Your instructions:
Print verbatim the lines of the entries from the one containing "Step 4: f'''(θ) = sin(θ)" to the last, inclusive, and no others.

Records shown:
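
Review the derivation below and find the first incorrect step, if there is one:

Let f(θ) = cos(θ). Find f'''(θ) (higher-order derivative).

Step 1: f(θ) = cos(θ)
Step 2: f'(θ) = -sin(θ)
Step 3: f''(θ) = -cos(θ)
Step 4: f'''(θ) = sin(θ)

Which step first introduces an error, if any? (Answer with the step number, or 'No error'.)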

Answer to the problem:
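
Step 4: f'''(θ) = sin(θ)

Which step first introduces an error, if any? (Answer with the step number, or 'No error'.)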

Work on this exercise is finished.